## AIM OF THE TASK
Start to finish, reproduce the records below with nothing missing.

## Stored entries
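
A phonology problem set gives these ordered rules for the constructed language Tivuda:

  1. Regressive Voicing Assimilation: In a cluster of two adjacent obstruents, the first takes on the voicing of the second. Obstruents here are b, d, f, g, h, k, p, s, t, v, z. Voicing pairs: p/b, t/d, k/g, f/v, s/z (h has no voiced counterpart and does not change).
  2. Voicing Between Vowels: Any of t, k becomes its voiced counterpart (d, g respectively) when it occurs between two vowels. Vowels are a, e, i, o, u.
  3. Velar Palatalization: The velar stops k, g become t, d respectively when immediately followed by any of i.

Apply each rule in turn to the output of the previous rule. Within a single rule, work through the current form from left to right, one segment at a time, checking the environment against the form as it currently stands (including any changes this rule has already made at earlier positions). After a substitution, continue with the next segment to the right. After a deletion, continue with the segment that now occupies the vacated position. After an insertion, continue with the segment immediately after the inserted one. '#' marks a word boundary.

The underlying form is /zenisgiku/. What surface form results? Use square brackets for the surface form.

[zenizdigu]

1 Regressive Voicing Assimilation: [zenisgiku] → [zenizgiku]
2 Voicing Between Vowels: [zenizgiku] → [zenizgigu]
3 Velar Palatalization: [zenizgigu] → [zenizdigu]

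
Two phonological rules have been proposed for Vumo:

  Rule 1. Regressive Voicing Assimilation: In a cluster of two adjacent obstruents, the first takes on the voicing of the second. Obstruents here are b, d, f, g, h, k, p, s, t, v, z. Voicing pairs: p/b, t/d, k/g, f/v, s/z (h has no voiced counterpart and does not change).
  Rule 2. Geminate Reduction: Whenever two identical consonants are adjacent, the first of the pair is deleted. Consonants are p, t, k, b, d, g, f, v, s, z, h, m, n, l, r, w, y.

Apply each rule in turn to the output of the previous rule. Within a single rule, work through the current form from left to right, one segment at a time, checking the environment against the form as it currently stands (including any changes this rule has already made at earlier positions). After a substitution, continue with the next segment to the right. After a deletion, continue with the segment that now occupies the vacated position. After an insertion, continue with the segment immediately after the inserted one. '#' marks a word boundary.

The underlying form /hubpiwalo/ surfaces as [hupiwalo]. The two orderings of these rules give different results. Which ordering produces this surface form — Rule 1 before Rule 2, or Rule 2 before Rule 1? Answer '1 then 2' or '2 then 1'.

1 then 2

Order 1 then 2:
  1 Regressive Voicing Assimilation: [hubpiwalo] → [huppiwalo]
  2 Geminate Reduction: [huppiwalo] → [hupiwalo]
  result: [hupiwalo]
Order 2 then 1:
  2 Geminate Reduction: no change — [hubpiwalo]
  1 Regressive Voicing Assimilation: [hubpiwalo] → [huppiwalo]
  result: [huppiwalo]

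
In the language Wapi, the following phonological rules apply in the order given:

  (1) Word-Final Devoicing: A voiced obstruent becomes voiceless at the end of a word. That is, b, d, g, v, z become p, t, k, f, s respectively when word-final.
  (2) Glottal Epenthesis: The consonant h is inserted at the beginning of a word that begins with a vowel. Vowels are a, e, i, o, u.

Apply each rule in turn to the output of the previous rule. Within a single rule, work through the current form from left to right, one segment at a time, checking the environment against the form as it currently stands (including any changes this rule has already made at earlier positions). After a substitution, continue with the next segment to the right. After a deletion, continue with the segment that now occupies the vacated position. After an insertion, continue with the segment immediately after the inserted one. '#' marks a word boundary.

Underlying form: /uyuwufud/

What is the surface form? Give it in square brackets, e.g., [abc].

[huyuwufut]

(1) Word-Final Devoicing: [uyuwufud] → [uyuwufut]
(2) Glottal Epenthesis: [uyuwufut] → [huyuwufut]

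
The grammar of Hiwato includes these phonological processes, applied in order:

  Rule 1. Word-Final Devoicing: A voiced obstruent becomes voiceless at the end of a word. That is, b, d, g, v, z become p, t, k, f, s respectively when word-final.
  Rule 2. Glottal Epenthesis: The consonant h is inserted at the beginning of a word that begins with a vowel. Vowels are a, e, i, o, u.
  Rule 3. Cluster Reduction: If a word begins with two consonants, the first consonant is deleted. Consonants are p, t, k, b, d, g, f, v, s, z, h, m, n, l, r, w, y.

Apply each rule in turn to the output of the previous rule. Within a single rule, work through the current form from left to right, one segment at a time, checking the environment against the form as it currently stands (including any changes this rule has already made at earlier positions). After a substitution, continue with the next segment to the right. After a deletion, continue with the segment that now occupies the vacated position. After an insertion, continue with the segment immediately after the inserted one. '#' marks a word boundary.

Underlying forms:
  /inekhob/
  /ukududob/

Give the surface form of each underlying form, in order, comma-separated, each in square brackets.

[hinekhop], [hukududop]

/inekhob/:
  Rule 1 Word-Final Devoicing: [inekhob] → [inekhop]
  Rule 2 Glottal Epenthesis: [inekhop] → [hinekhop]
  Rule 3 Cluster Reduction: no change — [hinekhop]
/ukududob/:
  Rule 1 Word-Final Devoicing: [ukududob] → [ukududop]
  Rule 2 Glottal Epenthesis: [ukududop] → [hukududop]
  Rule 3 Cluster Reduction: no change — [hukududop]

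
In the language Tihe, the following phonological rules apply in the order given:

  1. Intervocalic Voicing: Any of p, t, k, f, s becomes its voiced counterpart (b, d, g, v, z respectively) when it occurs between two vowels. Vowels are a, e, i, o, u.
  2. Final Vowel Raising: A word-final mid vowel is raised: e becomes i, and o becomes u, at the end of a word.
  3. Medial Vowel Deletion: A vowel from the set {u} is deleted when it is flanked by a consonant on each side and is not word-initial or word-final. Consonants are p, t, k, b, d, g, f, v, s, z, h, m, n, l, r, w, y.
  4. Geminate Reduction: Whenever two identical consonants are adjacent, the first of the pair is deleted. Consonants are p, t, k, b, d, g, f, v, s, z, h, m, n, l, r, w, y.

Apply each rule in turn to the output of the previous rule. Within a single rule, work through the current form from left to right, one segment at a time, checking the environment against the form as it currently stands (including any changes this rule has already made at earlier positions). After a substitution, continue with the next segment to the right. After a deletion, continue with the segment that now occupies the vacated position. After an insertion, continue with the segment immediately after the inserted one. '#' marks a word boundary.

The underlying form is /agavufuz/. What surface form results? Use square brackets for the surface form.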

## SOLUTION TO THIS EXERCISE
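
A phonology problem set gives these ordered rules for the constructed language Tivuda:

  1. Regressive Voicing Assimilation: In a cluster of two adjacent obstruents, the first takes on the voicing of the second. Obstruents here are b, d, f, g, h, k, p, s, t, v, z. Voicing pairs: p/b, t/d, k/g, f/v, s/z (h has no voiced counterpart and does not change).
  2. Voicing Between Vowels: Any of t, k becomes its voiced counterpart (d, g respectively) when it occurs between two vowels. Vowels are a, e, i, o, u.
  3. Velar Palatalization: The velar stops k, g become t, d respectively when immediately followed by any of i.

Apply each rule in turn to the output of the previous rule. Within a single rule, work through the current form from left to right, one segment at a time, checking the environment against the form as it currently stands (including any changes this rule has already made at earlier positions). After a substitution, continue with the next segment to the right. After a deletion, continue with the segment that now occupies the vacated position. After an insertion, continue with the segment immediately after the inserted one. '#' marks a word boundary.

The underlying form is /zenisgiku/. What surface form results? Use square brackets for the surface form.

[zenizdigu]

1 Regressive Voicing Assimilation: [zenisgiku] → [zenizgiku]
2 Voicing Between Vowels: [zenizgiku] → [zenizgigu]
3 Velar Palatalization: [zenizgigu] → [zenizdigu]

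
Two phonological rules have been proposed for Vumo:

  Rule 1. Regressive Voicing Assimilation: In a cluster of two adjacent obstruents, the first takes on the voicing of the second. Obstruents here are b, d, f, g, h, k, p, s, t, v, z. Voicing pairs: p/b, t/d, k/g, f/v, s/z (h has no voiced counterpart and does not change).
  Rule 2. Geminate Reduction: Whenever two identical consonants are adjacent, the first of the pair is deleted. Consonants are p, t, k, b, d, g, f, v, s, z, h, m, n, l, r, w, y.

Apply each rule in turn to the output of the previous rule. Within a single rule, work through the current form from left to right, one segment at a time, checking the environment against the form as it currently stands (including any changes this rule has already made at earlier positions). After a substitution, continue with the next segment to the right. After a deletion, continue with the segment that now occupies the vacated position. After an insertion, continue with the segment immediately after the inserted one. '#' marks a word boundary.

The underlying form /hubpiwalo/ surfaces as [hupiwalo]. The two orderings of these rules give different results. Which ordering produces this surface form — Rule 1 before Rule 2, or Rule 2 before Rule 1? Answer '1 then 2' or '2 then 1'.

1 then 2

Order 1 then 2:
  1 Regressive Voicing Assimilation: [hubpiwalo] → [huppiwalo]
  2 Geminate Reduction: [huppiwalo] → [hupiwalo]
  result: [hupiwalo]
Order 2 then 1:
  2 Geminate Reduction: no change — [hubpiwalo]
  1 Regressive Voicing Assimilation: [hubpiwalo] → [huppiwalo]
  result: [huppiwalo]

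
In the language Wapi, the following phonological rules apply in the order given:

  (1) Word-Final Devoicing: A voiced obstruent becomes voiceless at the end of a word. That is, b, d, g, v, z become p, t, k, f, s respectively when word-final.
  (2) Glottal Epenthesis: The consonant h is inserted at the beginning of a word that begins with a vowel. Vowels are a, e, i, o, u.

Apply each rule in turn to the output of the previous rule. Within a single rule, work through the current form from left to right, one segment at a time, checking the environment against the form as it currently stands (including any changes this rule has already made at earlier positions). After a substitution, continue with the next segment to the right. After a deletion, continue with the segment that now occupies the vacated position. After an insertion, continue with the segment immediately after the inserted one. '#' marks a word boundary.

Underlying form: /uyuwufud/

What is the surface form? Give it in square brackets, e.g., [abc].

[huyuwufut]

(1) Word-Final Devoicing: [uyuwufud] → [uyuwufut]
(2) Glottal Epenthesis: [uyuwufut] → [huyuwufut]

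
The grammar of Hiwato includes these phonological processes, applied in order:

  Rule 1. Word-Final Devoicing: A voiced obstruent becomes voiceless at the end of a word. That is, b, d, g, v, z become p, t, k, f, s respectively when word-final.
  Rule 2. Glottal Epenthesis: The consonant h is inserted at the beginning of a word that begins with a vowel. Vowels are a, e, i, o, u.
  Rule 3. Cluster Reduction: If a word begins with two consonants, the first consonant is deleted. Consonants are p, t, k, b, d, g, f, v, s, z, h, m, n, l, r, w, y.

Apply each rule in turn to the output of the previous rule. Within a single rule, work through the current form from left to right, one segment at a time, checking the environment against the form as it currently stands (including any changes this rule has already made at earlier positions). After a substitution, continue with the next segment to the right. After a deletion, continue with the segment that now occupies the vacated position. After an insertion, continue with the segment immediately after the inserted one. '#' marks a word boundary.

Underlying forms:
  /inekhob/
  /ukududob/

Give the surface form of each underlying form, in order, comma-separated, each in square brackets.

[hinekhop], [hukududop]

/inekhob/:
  Rule 1 Word-Final Devoicing: [inekhob] → [inekhop]
  Rule 2 Glottal Epenthesis: [inekhop] → [hinekhop]
  Rule 3 Cluster Reduction: no change — [hinekhop]
/ukududob/:
  Rule 1 Word-Final Devoicing: [ukududob] → [ukududop]
  Rule 2 Glottal Epenthesis: [ukududop] → [hukududop]
  Rule 3 Cluster Reduction: no change — [hukududop]

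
In the language Tihe, the following phonological rules apply in the order given:

  1. Intervocalic Voicing: Any of p, t, k, f, s becomes its voiced counterpart (b, d, g, v, z respectively) when it occurs between two vowels. Vowels are a, e, i, o, u.
  2. Final Vowel Raising: A word-final mid vowel is raised: e becomes i, and o becomes u, at the end of a word.
  3. Medial Vowel Deletion: A vowel from the set {u} is deleted when it is flanked by a consonant on each side and is not word-initial or word-final. Consonants are p, t, k, b, d, g, f, v, s, z, h, m, n, l, r, w, y.
  4. Geminate Reduction: Whenever two identical consonants are adjacent, the first of the pair is deleted. Consonants are p, t, k, b, d, g, f, v, s, z, h, m, n, l, r, w, y.

Apply each rule in turn to the output of the previous rule. Within a single rule, work through the current form from left to right, one segment at a time, checking the environment against the form as it currently stands (including any changes this rule has already made at earlier positions). After a substitution, continue with the next segment to the right. After a deletion, continue with the segment that now occupies the vacated position. After an insertion, continue with the segment immediately after the inserted one. '#' marks a word boundary.

The underlying form is /agavufuz/. What surface form results? Use square brackets for the surface form.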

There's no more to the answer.